#### DESCRIPTION OF THE TASK
Identify all lines of the data containing the string "that" and copy them.

#### DATASET RECORDS
╭──

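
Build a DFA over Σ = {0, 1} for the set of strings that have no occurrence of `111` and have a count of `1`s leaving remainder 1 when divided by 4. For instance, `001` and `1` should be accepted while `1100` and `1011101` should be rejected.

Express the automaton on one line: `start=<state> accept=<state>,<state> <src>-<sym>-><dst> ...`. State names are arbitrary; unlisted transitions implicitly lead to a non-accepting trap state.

Build one automaton per condition and run them in lockstep. One (4 states) tracks partial matches of the forbidden pattern `111`; the other (4 states) tracks the count of `1`s modulo 4. Each combined state is a pair, one component from each; accept when both components accept.
With 16 states:
       0  1 
>  A   A  B 
 * B   C  D 
 * C   C  E 
   D   F  G 
   E   F  H 
   F   F  I 
   G   G  J 
   H   K  J 
   I   K  L 
   J   J  M 
   K   K  N 
   L   A  M 
   M   M  O 
   N   A  P 
   O   O  G 
 * P   C  O 
(> = start, * = accepting)

start=A accept=B,C,P A-0->A A-1->B B-0->C B-1->D C-0->C C-1->E D-0->F D-1->G E-0->F E-1->H F-0->F F-1->I G-0->G G-1->J H-0->K H-1->J I-0->K I-1->L J-0->J J-1->M K-0->K K-1->N L-0->A L-1->M M-0->M M-1->O N-0->A N-1->P O-0->O O-1->G P-0->C P-1->O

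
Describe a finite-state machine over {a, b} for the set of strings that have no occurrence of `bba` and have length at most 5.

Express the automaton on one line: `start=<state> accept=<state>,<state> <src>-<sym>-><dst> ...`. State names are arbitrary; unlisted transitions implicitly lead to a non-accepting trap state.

start=s0 accept=s0,s1,s2,s3,s4,s5,s6,s7,s8,s10,s11,s12,s14,s15,s16 s0-a->s1 s0-b->s2 s1-a->s3 s1-b->s4 s2-a->s3 s2-b->s5 s3-a->s6 s3-b->s7 s4-a->s6 s4-b->s8 s5-a->s9 s5-b->s8 s6-a->s10 s6-b->s11 s7-a->s10 s7-b->s12 s8-a->s13 s8-b->s12 s9-a->s13 s9-b->s13 s10-a->s14 s10-b->s15 s11-a->s14 s11-b->s16 s12-a->s17 s12-b->s16 s13-a->s17 s13-b->s17 s14-a->s18 s14-b->s19 s15-a->s18 s15-b->s20 s16-a->s21 s16-b->s20 s17-a->s21 s17-b->s21 s18-a->s18 s18-b->s19 s19-a->s18 s19-b->s20 s20-a->s21 s20-b->s20 s21-a->s21 s21-b->s21

Handle the two conditions separately and then intersect. The first has 4 states tracking partial matches of the forbidden pattern `bba`; the second has 7 states tracking the input length, saturating at 6. A product state is a pair (one from each), accepting exactly when both do.
          a    b  
>* s0     s1   s2 
 * s1     s3   s4 
 * s2     s3   s5 
 * s3     s6   s7 
 * s4     s6   s8 
 * s5     s9   s8 
 * s6    s10  s11 
 * s7    s10  s12 
 * s8    s13  s12 
   s9    s13  s13 
 * s10   s14  s15 
 * s11   s14  s16 
 * s12   s17  s16 
   s13   s17  s17 
 * s14   s18  s19 
 * s15   s18  s20 
 * s16   s21  s20 
   s17   s21  s21 
   s18   s18  s19 
   s19   s18  s20 
   s20   s21  s20 
   s21   s21  s21 
(> = start, * = accepting)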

╰──

#### OUTPUT OF THE EXERCISE
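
Build a DFA over Σ = {0, 1} for the set of strings that have no occurrence of `111` and have a count of `1`s leaving remainder 1 when divided by 4. For instance, `001` and `1` should be accepted while `1100` and `1011101` should be rejected.
Describe a finite-state machine over {a, b} for the set of strings that have no occurrence of `bba` and have length at most 5.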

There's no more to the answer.